- [WORK TO BE COMPLETED]:
The records below need to be restated word for word.

----------------

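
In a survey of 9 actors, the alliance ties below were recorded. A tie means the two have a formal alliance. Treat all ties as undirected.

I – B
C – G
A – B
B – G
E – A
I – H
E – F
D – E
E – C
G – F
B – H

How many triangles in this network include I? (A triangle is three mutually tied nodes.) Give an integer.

1

I's neighbors: B and H.
Neighbor pairs that are themselves tied: I–B–H. Each forms one triangle with I, for 1 in total.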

----------------

- [WRITTEN ANSWER]:
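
In a survey of 9 actors, the alliance ties below were recorded. A tie means the two have a formal alliance. Treat all ties as undirected.

I – B
C – G
A – B
B – G
E – A
I – H
E – F
D – E
E – C
G – F
B – H

How many triangles in this network include I? (A triangle is three mutually tied nodes.) Give an integer.

1

I's neighbors: B and H.
Neighbor pairs that are themselves tied: I–B–H. Each forms one triangle with I, for 1 in total.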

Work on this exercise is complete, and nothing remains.